## Data shown
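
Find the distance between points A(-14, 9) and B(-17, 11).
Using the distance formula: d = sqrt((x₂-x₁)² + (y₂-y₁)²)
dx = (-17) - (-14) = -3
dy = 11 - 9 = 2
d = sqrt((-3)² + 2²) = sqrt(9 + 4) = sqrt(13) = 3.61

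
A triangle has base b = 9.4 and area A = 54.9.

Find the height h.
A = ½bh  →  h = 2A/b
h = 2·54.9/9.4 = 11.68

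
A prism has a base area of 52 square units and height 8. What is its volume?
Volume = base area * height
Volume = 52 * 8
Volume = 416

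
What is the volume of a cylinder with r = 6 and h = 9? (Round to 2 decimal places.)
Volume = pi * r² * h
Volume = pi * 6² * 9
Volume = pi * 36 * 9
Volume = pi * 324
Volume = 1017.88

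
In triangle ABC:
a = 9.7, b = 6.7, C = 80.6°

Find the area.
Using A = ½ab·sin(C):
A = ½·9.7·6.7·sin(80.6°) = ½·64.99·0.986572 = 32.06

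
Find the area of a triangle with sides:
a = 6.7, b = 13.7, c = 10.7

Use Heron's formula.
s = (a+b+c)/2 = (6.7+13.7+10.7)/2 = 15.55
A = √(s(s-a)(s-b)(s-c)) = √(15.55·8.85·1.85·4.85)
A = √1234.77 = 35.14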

## What you have to do
Set down exactly, and only, the lines from the one with "Find the area." to the final line of the data.

## Task result
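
Find the area.
Using A = ½ab·sin(C):
A = ½·9.7·6.7·sin(80.6°) = ½·64.99·0.986572 = 32.06

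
Find the area of a triangle with sides:
a = 6.7, b = 13.7, c = 10.7

Use Heron's formula.
s = (a+b+c)/2 = (6.7+13.7+10.7)/2 = 15.55
A = √(s(s-a)(s-b)(s-c)) = √(15.55·8.85·1.85·4.85)
A = √1234.77 = 35.14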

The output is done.